(Saved data entries)
============

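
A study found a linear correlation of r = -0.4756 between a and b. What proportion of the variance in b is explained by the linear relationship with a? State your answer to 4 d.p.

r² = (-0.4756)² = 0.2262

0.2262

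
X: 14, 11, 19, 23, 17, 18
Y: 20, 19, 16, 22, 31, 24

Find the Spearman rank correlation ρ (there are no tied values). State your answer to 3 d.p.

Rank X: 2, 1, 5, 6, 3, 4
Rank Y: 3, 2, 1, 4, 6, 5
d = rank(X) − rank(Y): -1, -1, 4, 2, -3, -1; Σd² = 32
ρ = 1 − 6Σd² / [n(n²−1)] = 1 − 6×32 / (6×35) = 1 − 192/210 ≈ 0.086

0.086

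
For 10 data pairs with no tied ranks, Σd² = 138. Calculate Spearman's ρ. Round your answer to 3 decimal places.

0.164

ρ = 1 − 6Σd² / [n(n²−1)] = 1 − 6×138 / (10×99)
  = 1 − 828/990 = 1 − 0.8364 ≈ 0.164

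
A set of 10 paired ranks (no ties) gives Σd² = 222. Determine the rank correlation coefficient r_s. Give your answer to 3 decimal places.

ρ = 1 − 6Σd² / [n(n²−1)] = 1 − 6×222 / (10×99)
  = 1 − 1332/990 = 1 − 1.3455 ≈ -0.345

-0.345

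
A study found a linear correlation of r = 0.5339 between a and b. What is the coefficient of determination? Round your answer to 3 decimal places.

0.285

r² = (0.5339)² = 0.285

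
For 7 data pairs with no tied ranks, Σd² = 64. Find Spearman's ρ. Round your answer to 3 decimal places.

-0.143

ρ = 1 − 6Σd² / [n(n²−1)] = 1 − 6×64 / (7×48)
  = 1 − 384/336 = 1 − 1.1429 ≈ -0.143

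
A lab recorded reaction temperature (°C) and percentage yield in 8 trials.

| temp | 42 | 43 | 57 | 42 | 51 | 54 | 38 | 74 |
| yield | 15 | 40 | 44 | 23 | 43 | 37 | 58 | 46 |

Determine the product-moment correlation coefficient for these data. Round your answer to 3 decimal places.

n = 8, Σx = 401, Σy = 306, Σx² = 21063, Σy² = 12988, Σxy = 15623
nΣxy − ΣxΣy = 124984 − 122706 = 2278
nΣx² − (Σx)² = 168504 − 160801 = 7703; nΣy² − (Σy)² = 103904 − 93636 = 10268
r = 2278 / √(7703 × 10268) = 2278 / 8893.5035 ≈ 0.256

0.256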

============

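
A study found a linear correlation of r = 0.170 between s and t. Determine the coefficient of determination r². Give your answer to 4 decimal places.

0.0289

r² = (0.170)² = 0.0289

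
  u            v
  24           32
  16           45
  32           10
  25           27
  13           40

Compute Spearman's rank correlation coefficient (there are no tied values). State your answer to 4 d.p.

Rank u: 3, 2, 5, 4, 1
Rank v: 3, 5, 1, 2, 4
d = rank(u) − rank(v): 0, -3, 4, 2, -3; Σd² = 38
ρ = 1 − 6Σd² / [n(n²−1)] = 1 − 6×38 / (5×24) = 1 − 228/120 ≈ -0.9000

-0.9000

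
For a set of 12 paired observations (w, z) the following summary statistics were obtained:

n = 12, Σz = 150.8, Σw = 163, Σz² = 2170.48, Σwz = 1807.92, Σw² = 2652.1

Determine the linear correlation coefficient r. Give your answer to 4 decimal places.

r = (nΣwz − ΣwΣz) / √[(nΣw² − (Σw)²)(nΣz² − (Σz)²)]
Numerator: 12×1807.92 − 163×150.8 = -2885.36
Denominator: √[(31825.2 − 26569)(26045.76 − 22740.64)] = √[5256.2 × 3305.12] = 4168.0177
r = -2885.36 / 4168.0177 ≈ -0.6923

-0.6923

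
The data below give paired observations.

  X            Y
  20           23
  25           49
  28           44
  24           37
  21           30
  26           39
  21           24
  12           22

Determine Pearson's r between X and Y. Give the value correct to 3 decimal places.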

============

Using only the entries above, output the line with "54 | 38 | 74 |", the line with "37 | 58 | 46 |", and all lines between them, exactly as they stand.

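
| temp | 42 | 43 | 57 | 42 | 51 | 54 | 38 | 74 |
| yield | 15 | 40 | 44 | 23 | 43 | 37 | 58 | 46 |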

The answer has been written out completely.